■ About this task:
Out of the records below, copy all lines in which the word "need" occurs.

-- Available data follows --

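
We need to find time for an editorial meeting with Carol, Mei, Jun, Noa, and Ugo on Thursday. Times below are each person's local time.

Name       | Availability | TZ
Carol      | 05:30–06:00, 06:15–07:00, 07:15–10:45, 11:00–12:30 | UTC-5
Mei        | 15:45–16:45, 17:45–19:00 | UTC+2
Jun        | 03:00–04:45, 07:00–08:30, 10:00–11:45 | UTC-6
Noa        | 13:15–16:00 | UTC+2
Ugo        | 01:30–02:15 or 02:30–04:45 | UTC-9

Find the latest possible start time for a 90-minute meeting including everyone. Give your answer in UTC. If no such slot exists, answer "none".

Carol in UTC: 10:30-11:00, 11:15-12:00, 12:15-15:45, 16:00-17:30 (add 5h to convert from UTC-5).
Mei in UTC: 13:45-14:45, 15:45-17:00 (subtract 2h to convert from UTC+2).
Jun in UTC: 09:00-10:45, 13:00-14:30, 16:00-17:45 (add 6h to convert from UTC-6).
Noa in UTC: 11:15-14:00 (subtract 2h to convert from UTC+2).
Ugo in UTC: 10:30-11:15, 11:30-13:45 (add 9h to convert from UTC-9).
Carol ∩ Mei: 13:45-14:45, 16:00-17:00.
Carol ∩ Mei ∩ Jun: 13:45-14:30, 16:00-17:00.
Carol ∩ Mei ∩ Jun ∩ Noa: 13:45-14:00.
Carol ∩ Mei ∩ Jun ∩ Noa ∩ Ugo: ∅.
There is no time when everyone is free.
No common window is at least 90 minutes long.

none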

-- Available data concluded --
-- Available data follows --

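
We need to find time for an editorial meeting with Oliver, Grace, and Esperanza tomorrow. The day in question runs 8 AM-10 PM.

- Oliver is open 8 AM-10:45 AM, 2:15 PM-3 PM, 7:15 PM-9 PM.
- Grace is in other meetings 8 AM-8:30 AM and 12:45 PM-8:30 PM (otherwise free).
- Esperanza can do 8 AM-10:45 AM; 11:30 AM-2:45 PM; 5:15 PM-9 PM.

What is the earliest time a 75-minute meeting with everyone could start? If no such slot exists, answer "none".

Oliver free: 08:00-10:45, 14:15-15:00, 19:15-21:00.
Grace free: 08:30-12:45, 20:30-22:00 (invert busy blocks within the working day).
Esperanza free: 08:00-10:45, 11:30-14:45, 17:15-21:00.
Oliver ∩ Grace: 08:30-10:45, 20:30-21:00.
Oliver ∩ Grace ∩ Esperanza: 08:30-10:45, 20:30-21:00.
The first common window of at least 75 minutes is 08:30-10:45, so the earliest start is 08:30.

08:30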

-- Available data concluded --
-- Available data follows --

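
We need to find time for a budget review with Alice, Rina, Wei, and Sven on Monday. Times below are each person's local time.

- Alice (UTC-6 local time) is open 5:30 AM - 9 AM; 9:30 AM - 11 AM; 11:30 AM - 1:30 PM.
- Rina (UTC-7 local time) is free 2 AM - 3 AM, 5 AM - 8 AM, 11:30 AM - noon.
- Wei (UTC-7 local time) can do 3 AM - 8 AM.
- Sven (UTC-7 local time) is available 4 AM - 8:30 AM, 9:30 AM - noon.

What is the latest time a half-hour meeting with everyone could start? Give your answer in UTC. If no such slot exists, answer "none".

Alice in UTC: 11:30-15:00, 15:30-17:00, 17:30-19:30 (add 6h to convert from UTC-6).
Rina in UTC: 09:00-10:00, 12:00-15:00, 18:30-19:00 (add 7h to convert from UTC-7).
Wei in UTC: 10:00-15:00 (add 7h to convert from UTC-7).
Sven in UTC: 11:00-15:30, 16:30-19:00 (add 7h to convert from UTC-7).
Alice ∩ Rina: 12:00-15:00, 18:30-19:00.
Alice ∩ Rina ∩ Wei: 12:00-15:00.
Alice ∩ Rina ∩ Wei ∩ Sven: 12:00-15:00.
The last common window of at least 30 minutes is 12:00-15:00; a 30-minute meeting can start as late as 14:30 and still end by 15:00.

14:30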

-- Available data concluded --

■ The completed task:
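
We need to find time for an editorial meeting with Carol, Mei, Jun, Noa, and Ugo on Thursday. Times below are each person's local time.
We need to find time for an editorial meeting with Oliver, Grace, and Esperanza tomorrow. The day in question runs 8 AM-10 PM.
We need to find time for a budget review with Alice, Rina, Wei, and Sven on Monday. Times below are each person's local time.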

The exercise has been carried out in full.